- What is expected
The listing below holds a line with "τ_Q on X/∼." and a line with "with topology τ_X". Reproduce those two lines exactly, plus everything between them.

- Records to use
BEGIN

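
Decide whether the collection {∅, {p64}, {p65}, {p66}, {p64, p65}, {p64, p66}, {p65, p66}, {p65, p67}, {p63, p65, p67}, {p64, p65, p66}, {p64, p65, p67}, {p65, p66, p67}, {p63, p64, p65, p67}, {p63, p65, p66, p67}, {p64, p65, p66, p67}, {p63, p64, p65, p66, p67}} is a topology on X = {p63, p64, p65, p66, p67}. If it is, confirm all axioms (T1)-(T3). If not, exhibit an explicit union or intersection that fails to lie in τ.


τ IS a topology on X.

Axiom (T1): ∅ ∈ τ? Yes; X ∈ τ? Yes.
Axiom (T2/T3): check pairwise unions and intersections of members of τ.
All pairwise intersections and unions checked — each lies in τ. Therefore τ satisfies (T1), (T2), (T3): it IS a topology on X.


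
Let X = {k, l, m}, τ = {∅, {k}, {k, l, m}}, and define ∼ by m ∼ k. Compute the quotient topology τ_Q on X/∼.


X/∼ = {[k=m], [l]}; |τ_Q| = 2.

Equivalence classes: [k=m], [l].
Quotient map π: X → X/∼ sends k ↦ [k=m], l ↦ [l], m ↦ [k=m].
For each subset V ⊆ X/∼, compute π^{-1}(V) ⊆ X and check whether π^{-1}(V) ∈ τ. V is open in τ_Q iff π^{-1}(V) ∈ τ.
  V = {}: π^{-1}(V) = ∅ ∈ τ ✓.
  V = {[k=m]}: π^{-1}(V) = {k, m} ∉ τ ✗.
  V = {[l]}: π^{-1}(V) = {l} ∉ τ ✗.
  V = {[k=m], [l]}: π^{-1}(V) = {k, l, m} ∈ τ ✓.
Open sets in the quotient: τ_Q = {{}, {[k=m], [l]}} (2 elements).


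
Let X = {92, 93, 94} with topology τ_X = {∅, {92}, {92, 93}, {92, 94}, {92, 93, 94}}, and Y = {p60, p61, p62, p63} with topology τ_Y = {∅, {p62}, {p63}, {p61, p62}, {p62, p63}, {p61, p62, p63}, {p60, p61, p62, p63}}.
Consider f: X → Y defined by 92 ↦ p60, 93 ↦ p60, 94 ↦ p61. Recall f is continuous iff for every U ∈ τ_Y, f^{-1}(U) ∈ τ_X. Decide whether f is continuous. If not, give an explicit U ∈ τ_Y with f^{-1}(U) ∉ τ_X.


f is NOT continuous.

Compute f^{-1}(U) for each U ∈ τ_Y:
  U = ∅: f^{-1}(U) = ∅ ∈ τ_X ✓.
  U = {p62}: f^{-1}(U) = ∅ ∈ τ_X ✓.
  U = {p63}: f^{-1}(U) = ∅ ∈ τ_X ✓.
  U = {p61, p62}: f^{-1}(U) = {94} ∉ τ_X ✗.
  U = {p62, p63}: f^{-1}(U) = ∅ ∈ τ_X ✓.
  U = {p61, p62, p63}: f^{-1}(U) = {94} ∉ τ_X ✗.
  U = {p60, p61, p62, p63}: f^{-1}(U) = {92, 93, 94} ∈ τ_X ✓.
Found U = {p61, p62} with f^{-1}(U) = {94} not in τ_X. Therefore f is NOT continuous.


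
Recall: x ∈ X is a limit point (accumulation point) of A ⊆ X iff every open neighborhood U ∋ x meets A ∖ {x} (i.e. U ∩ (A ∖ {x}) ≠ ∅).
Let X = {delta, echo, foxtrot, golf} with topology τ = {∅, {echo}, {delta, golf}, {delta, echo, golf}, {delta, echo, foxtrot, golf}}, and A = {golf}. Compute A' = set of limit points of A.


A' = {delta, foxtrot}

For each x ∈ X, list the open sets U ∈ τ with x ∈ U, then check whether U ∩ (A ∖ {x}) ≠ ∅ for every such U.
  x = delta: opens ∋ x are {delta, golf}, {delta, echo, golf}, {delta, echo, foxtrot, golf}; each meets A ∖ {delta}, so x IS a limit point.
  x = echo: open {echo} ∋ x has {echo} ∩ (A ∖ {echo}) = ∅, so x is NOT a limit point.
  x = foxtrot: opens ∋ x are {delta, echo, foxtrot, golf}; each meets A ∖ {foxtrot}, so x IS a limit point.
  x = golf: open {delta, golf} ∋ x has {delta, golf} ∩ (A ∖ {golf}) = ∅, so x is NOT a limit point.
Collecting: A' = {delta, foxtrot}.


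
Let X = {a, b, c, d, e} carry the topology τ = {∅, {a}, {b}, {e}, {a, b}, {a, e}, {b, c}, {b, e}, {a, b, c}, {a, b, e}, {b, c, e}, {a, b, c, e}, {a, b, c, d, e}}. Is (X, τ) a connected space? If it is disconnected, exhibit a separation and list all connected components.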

END

- Task output
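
Let X = {k, l, m}, τ = {∅, {k}, {k, l, m}}, and define ∼ by m ∼ k. Compute the quotient topology τ_Q on X/∼.


X/∼ = {[k=m], [l]}; |τ_Q| = 2.

Equivalence classes: [k=m], [l].
Quotient map π: X → X/∼ sends k ↦ [k=m], l ↦ [l], m ↦ [k=m].
For each subset V ⊆ X/∼, compute π^{-1}(V) ⊆ X and check whether π^{-1}(V) ∈ τ. V is open in τ_Q iff π^{-1}(V) ∈ τ.
  V = {}: π^{-1}(V) = ∅ ∈ τ ✓.
  V = {[k=m]}: π^{-1}(V) = {k, m} ∉ τ ✗.
  V = {[l]}: π^{-1}(V) = {l} ∉ τ ✗.
  V = {[k=m], [l]}: π^{-1}(V) = {k, l, m} ∈ τ ✓.
Open sets in the quotient: τ_Q = {{}, {[k=m], [l]}} (2 elements).


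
Let X = {92, 93, 94} with topology τ_X = {∅, {92}, {92, 93}, {92, 94}, {92, 93, 94}}, and Y = {p60, p61, p62, p63} with topology τ_Y = {∅, {p62}, {p63}, {p61, p62}, {p62, p63}, {p61, p62, p63}, {p60, p61, p62, p63}}.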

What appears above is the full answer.